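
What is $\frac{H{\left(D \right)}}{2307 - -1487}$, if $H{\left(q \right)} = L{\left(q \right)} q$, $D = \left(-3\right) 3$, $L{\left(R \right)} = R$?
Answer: $\frac{81}{3794} \approx 0.021349$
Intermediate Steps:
$D = -9$
$H{\left(q \right)} = q^{2}$ ($H{\left(q \right)} = q q = q^{2}$)
$\frac{H{\left(D \right)}}{2307 - -1487} = \frac{\left(-9\right)^{2}}{2307 - -1487} = \frac{81}{2307 + 1487} = \frac{81}{3794}$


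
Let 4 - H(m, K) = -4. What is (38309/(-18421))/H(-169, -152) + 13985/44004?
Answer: 93798061/1621195368 ≈ 0.057857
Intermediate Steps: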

--------

### EXERCISE DIRECTIONS
Transcribe the records in full, word for word.

### EXPECTED ANSWER
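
What is $\frac{H{\left(D \right)}}{2307 - -1487}$, if $H{\left(q \right)} = L{\left(q \right)} q$, $D = \left(-3\right) 3$, $L{\left(R \right)} = R$?
Answer: $\frac{81}{3794} \approx 0.021349$
Intermediate Steps:
$D = -9$
$H{\left(q \right)} = q^{2}$ ($H{\left(q \right)} = q q = q^{2}$)
$\frac{H{\left(D \right)}}{2307 - -1487} = \frac{\left(-9\right)^{2}}{2307 - -1487} = \frac{81}{2307 + 1487} = \frac{81}{3794}$


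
Let 4 - H(m, K) = -4. What is (38309/(-18421))/H(-169, -152) + 13985/44004?
Answer: 93798061/1621195368 ≈ 0.057857
Intermediate Steps: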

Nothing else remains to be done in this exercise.